HOW TO COMPLETE THIS TASK:
Copy the lines word for word. Begin at the line that contains "Take 28 elements." and end with the final line of the data.

GIVEN DATA section start

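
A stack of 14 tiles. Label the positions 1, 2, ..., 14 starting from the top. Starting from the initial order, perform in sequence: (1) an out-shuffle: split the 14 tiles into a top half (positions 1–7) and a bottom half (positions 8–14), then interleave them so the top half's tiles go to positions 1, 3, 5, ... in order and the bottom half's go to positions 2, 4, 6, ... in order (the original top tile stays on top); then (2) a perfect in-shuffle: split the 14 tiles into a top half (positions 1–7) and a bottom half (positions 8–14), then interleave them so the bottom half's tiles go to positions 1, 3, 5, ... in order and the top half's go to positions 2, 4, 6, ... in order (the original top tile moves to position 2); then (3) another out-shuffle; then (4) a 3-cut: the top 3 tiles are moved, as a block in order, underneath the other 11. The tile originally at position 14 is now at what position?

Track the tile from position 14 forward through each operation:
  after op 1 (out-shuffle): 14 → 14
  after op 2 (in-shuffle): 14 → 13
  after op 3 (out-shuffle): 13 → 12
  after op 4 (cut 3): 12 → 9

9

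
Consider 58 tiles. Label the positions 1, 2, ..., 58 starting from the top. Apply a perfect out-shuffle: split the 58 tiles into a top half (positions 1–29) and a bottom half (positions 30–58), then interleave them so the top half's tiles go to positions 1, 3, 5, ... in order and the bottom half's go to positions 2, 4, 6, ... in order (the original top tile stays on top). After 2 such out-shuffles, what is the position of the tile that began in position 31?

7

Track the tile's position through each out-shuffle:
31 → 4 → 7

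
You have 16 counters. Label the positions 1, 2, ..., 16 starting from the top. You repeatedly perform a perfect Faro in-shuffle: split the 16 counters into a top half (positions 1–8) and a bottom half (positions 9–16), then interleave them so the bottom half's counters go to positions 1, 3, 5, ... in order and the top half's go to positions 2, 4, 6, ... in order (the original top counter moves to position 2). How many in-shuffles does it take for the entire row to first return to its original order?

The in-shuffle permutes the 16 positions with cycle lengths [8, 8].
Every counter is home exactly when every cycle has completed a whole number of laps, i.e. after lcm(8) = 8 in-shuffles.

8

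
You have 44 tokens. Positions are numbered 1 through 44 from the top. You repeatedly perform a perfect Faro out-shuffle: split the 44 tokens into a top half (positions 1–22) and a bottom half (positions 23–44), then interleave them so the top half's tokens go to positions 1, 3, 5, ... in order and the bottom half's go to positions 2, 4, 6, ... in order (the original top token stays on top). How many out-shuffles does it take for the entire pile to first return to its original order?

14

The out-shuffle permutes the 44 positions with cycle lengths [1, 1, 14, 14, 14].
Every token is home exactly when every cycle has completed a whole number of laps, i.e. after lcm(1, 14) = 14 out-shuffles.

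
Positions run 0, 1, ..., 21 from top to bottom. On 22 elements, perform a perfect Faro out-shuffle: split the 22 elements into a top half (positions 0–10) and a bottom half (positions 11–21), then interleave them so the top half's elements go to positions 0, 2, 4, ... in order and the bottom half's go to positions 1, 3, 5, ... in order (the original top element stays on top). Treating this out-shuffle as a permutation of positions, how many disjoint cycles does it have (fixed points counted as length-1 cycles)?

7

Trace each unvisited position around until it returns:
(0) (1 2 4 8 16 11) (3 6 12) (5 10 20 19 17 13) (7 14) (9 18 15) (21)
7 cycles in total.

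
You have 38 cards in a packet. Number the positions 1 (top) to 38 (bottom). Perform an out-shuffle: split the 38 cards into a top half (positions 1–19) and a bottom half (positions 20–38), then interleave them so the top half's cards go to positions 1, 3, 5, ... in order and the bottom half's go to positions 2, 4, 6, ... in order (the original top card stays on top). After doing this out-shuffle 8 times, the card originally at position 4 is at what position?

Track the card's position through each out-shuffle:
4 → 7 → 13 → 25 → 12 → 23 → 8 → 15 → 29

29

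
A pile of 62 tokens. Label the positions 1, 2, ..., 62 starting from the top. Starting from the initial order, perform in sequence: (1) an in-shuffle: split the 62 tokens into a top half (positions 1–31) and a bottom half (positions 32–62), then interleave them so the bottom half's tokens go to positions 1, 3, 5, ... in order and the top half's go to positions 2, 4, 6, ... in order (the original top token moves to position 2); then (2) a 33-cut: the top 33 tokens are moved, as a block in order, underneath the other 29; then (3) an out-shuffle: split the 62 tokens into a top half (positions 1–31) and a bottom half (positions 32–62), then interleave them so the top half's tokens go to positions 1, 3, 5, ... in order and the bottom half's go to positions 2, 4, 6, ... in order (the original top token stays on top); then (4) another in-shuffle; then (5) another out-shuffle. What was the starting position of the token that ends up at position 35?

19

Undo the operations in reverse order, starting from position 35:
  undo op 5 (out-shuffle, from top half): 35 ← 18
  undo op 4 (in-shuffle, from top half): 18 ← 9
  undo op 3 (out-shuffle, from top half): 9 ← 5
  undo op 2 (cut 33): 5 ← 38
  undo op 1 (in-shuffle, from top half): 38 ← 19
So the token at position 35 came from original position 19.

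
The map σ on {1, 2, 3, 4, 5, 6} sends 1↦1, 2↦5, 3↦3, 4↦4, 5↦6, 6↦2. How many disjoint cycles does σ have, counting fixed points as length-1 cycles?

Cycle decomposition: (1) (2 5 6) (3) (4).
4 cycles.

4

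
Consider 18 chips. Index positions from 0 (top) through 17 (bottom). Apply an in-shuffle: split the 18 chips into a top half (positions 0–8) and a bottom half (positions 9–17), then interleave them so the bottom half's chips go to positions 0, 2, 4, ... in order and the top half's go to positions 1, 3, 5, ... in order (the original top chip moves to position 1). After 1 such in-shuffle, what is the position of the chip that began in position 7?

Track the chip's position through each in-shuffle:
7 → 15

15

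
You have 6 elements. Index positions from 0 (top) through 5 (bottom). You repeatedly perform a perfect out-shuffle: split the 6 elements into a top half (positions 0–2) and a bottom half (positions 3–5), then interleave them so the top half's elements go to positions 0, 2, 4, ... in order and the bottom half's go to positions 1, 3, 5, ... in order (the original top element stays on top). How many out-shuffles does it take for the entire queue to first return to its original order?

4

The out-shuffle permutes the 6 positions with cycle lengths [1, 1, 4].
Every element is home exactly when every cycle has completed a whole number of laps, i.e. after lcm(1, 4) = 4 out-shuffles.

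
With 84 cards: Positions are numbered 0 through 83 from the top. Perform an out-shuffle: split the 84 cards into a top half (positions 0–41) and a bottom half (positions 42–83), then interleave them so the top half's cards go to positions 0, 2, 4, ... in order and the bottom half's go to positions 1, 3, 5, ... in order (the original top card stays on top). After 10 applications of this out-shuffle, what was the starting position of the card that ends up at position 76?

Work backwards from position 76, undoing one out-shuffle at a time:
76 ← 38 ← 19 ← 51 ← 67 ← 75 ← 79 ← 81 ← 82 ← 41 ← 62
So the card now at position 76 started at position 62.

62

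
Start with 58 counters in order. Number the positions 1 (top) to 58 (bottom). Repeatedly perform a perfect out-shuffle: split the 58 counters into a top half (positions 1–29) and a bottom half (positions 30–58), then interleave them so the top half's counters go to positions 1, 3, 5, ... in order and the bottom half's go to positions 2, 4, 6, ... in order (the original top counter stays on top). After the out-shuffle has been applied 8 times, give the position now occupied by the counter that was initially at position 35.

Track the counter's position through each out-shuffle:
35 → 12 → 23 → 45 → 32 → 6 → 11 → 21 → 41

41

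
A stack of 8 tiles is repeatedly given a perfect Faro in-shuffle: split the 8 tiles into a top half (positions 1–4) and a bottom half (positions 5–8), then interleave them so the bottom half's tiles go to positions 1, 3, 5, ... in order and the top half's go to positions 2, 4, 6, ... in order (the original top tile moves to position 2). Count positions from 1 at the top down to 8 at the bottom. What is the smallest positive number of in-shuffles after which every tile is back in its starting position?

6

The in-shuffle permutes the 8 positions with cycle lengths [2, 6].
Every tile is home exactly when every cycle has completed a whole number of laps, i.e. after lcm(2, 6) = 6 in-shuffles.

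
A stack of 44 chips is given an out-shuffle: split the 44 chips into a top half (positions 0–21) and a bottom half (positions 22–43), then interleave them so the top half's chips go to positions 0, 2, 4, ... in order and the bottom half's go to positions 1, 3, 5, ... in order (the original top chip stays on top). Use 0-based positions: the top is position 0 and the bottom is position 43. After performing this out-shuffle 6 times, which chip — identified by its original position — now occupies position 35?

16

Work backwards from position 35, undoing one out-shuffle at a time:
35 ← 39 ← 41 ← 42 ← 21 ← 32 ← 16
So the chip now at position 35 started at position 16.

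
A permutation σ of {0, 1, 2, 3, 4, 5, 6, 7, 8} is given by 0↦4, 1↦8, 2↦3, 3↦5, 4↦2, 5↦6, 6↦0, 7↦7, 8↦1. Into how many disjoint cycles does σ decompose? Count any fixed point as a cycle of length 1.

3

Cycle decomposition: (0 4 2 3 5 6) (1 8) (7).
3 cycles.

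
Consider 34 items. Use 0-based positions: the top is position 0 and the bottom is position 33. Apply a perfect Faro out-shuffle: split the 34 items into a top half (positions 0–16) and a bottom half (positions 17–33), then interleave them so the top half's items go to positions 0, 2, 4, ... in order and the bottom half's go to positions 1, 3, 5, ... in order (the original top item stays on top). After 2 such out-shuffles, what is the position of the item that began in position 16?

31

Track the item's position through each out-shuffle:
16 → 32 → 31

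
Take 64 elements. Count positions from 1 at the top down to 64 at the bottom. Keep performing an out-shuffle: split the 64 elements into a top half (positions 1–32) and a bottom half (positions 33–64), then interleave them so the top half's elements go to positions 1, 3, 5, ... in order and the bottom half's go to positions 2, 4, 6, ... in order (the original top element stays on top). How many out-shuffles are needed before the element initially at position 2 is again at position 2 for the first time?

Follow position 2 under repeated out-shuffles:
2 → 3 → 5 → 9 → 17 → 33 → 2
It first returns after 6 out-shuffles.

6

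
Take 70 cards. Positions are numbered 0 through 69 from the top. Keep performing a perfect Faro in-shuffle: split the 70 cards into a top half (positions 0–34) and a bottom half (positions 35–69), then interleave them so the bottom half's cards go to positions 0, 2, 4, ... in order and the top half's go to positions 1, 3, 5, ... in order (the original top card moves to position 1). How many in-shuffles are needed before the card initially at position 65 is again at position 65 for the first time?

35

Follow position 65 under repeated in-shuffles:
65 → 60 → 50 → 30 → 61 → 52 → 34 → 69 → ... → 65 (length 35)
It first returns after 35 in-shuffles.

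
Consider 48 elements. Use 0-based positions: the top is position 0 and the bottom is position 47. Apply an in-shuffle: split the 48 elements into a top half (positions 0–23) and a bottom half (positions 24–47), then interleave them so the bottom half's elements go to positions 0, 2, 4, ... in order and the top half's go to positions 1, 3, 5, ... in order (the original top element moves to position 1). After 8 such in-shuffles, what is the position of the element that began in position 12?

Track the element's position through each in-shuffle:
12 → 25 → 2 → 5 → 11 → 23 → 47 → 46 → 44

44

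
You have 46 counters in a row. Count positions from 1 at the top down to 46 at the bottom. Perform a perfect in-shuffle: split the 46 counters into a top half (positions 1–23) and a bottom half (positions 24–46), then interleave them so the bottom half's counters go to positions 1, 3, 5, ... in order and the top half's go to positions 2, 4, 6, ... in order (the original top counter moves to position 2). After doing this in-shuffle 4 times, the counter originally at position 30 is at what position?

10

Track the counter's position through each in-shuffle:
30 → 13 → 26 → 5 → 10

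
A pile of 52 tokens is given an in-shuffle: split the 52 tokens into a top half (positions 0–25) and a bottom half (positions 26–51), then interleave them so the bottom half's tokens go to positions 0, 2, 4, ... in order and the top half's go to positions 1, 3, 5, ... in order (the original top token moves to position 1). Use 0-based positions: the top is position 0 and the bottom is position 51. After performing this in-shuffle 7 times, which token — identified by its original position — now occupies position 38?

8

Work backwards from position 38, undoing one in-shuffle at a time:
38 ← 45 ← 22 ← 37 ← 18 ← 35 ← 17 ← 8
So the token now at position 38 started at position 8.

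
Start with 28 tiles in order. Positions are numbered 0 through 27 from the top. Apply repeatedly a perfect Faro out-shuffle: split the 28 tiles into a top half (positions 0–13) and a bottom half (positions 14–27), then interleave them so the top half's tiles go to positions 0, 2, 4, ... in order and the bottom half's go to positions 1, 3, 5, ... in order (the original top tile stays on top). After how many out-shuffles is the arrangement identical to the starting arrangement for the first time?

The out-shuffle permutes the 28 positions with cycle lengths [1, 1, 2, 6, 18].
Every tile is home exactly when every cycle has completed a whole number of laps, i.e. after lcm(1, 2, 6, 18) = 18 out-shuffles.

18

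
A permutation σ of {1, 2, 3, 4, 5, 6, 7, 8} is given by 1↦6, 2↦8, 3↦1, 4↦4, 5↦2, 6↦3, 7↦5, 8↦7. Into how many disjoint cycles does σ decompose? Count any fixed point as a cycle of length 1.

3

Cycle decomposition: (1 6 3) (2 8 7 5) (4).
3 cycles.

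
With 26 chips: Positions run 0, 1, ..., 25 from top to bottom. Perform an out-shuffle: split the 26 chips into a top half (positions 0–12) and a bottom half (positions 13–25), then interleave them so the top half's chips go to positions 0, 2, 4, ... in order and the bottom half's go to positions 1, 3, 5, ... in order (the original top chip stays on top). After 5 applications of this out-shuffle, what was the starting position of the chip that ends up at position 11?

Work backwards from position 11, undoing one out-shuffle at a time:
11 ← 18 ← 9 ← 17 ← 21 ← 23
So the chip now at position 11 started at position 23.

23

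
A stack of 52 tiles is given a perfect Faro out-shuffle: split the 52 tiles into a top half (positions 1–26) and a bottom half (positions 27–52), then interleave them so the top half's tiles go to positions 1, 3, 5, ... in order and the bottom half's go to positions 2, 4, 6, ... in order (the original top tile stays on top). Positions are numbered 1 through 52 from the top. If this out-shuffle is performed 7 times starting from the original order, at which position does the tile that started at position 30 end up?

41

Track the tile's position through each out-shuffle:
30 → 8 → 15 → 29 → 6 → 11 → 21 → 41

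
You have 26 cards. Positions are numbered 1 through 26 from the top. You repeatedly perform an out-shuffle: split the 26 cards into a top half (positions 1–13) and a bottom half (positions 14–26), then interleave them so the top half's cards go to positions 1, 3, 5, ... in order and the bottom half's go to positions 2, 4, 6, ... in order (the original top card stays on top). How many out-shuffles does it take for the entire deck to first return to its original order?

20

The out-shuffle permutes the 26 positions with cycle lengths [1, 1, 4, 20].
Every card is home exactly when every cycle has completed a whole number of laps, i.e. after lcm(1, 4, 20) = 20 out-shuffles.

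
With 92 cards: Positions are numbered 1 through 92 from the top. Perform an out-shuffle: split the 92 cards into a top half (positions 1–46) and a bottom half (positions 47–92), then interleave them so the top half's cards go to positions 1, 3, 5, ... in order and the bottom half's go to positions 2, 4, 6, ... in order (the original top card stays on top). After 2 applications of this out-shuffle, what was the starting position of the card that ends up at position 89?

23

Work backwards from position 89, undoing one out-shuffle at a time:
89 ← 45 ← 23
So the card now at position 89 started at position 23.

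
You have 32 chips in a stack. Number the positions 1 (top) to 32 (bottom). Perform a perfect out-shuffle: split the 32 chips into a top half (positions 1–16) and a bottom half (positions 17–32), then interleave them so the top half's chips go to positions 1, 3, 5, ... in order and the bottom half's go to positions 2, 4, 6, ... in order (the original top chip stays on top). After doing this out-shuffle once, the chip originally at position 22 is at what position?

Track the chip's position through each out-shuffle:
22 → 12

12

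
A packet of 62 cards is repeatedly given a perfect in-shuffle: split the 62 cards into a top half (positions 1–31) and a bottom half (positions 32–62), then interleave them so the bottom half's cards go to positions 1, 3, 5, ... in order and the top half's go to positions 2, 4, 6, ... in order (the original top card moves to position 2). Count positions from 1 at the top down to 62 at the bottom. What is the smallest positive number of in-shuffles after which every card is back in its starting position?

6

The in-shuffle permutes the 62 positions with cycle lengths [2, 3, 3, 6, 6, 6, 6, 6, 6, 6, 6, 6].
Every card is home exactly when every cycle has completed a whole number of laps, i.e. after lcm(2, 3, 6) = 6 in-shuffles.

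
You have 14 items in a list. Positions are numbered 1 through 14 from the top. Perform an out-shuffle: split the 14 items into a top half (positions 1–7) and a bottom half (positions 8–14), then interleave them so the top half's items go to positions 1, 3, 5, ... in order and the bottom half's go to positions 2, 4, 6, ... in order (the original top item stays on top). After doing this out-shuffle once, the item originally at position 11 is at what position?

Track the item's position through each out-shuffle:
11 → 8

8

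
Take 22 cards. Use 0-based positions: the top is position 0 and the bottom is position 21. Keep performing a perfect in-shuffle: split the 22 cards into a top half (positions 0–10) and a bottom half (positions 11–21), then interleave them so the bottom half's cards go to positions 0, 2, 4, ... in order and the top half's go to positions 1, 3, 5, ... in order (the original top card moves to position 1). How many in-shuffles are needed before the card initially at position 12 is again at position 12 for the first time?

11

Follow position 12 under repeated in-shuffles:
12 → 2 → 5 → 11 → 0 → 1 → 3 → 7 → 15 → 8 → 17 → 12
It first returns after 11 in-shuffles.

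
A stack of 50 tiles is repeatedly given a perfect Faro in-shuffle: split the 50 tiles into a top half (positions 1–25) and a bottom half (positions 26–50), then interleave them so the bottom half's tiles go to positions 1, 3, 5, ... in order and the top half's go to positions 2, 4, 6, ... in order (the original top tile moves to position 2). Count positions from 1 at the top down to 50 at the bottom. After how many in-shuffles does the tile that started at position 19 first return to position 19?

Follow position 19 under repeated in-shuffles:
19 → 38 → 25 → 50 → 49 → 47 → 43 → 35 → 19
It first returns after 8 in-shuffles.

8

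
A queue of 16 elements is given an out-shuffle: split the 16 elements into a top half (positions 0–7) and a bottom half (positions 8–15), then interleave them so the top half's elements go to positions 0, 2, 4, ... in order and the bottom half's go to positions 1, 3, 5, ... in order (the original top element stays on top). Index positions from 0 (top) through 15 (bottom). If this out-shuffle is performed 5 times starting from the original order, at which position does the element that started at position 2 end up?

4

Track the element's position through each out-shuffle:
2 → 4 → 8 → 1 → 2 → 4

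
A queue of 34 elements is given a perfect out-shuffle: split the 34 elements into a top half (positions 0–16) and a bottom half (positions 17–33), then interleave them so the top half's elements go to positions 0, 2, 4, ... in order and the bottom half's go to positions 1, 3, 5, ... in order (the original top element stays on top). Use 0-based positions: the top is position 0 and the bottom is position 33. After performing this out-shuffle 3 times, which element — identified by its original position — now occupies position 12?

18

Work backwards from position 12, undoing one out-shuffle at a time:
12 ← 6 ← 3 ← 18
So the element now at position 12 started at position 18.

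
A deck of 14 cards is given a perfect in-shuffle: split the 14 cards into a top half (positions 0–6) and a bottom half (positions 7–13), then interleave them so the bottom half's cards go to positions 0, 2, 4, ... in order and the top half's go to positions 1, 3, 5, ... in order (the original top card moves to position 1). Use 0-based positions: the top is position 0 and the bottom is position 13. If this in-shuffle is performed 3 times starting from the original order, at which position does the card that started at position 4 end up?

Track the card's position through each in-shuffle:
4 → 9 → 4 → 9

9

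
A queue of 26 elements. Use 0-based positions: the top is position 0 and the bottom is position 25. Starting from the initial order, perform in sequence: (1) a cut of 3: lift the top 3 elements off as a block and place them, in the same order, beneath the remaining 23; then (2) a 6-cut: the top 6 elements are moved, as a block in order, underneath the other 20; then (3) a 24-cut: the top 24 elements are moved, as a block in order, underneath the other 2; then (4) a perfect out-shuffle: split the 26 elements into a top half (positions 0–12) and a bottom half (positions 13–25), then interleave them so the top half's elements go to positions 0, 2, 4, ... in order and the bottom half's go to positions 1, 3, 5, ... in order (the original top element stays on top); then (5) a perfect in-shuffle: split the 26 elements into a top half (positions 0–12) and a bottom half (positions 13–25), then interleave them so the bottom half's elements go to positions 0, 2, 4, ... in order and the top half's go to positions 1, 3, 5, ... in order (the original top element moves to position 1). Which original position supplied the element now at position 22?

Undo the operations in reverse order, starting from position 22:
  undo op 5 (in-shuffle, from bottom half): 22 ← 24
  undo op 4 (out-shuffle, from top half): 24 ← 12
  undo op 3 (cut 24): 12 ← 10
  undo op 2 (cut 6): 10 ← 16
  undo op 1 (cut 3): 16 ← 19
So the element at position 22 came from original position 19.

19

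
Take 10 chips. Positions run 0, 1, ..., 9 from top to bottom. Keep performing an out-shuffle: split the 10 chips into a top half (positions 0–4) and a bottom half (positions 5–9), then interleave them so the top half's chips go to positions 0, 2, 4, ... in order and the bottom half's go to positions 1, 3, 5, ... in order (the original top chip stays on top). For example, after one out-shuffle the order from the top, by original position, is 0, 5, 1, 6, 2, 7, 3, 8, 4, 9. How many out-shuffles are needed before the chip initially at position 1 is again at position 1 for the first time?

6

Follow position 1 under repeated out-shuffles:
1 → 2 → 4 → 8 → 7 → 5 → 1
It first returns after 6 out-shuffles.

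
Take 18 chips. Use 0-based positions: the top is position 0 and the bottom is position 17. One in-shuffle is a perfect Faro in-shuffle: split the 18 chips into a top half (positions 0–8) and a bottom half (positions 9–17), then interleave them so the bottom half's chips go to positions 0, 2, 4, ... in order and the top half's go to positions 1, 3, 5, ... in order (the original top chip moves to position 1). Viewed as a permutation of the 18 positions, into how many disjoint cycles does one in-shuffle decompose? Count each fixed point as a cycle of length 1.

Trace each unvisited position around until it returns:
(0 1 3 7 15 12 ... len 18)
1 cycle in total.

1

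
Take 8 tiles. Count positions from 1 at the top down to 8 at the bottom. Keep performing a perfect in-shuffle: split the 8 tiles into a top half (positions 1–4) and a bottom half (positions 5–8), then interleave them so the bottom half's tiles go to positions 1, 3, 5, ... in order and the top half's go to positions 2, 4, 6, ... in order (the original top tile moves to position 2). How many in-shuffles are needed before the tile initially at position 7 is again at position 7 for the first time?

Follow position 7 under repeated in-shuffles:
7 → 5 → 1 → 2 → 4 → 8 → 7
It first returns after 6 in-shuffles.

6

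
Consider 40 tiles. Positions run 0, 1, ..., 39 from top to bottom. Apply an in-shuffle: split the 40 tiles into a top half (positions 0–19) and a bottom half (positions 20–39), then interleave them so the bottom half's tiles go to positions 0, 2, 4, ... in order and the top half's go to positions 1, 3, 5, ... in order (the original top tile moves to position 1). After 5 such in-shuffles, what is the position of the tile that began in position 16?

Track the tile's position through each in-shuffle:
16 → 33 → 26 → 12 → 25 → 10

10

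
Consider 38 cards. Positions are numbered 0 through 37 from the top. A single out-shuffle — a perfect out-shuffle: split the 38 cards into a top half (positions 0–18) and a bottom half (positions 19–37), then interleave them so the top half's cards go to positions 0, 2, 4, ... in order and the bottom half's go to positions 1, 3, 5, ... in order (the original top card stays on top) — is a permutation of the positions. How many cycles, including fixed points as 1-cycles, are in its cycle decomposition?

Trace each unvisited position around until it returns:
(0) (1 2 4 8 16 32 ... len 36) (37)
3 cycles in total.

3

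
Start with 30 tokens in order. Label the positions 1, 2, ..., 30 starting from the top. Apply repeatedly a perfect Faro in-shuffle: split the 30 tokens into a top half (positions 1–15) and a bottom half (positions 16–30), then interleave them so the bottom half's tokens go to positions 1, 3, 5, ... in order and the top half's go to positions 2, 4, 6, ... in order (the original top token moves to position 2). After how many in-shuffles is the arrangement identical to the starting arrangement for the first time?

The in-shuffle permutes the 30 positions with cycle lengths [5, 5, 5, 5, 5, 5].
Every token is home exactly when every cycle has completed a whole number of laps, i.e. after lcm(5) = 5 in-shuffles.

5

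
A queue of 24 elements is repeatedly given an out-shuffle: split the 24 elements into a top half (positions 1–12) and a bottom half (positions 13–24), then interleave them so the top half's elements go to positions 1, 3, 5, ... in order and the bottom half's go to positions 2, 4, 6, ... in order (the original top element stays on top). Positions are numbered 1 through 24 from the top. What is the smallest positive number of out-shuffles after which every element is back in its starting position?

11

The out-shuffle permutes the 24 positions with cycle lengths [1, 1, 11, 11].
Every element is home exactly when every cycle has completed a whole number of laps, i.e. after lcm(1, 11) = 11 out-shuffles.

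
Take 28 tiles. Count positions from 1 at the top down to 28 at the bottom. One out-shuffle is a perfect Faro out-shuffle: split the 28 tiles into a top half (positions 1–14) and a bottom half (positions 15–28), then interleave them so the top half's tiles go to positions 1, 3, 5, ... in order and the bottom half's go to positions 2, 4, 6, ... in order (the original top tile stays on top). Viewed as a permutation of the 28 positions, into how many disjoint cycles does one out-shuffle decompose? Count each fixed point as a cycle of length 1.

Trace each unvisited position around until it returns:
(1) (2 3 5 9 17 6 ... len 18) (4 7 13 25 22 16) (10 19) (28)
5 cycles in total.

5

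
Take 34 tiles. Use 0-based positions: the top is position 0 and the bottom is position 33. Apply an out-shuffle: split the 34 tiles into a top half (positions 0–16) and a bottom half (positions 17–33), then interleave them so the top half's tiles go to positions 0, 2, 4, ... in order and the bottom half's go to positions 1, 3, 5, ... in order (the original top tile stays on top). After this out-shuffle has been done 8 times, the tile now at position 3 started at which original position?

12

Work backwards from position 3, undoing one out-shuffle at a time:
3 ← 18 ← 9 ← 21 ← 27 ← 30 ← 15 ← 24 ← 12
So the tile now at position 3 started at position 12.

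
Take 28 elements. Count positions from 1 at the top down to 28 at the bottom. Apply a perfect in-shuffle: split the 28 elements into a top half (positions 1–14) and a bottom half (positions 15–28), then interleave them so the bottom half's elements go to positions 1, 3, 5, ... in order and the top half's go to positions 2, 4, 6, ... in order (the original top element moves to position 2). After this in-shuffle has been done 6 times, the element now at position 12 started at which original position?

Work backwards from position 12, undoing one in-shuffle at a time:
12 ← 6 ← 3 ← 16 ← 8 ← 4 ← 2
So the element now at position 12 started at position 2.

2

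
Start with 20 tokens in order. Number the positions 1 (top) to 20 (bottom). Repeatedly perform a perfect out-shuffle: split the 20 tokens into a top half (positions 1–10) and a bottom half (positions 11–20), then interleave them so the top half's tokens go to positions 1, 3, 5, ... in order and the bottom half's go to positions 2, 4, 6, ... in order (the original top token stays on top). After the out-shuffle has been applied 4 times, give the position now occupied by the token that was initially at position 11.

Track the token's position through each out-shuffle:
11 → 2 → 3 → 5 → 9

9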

GIVEN DATA section end

TASK SOLUTION:
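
Take 28 elements. Count positions from 1 at the top down to 28 at the bottom. Apply a perfect in-shuffle: split the 28 elements into a top half (positions 1–14) and a bottom half (positions 15–28), then interleave them so the bottom half's elements go to positions 1, 3, 5, ... in order and the top half's go to positions 2, 4, 6, ... in order (the original top element moves to position 2). After this in-shuffle has been done 6 times, the element now at position 12 started at which original position?

Work backwards from position 12, undoing one in-shuffle at a time:
12 ← 6 ← 3 ← 16 ← 8 ← 4 ← 2
So the element now at position 12 started at position 2.

2

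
Start with 20 tokens in order. Number the positions 1 (top) to 20 (bottom). Repeatedly perform a perfect out-shuffle: split the 20 tokens into a top half (positions 1–10) and a bottom half (positions 11–20), then interleave them so the top half's tokens go to positions 1, 3, 5, ... in order and the bottom half's go to positions 2, 4, 6, ... in order (the original top token stays on top). After the out-shuffle has been applied 4 times, give the position now occupied by the token that was initially at position 11.

Track the token's position through each out-shuffle:
11 → 2 → 3 → 5 → 9

9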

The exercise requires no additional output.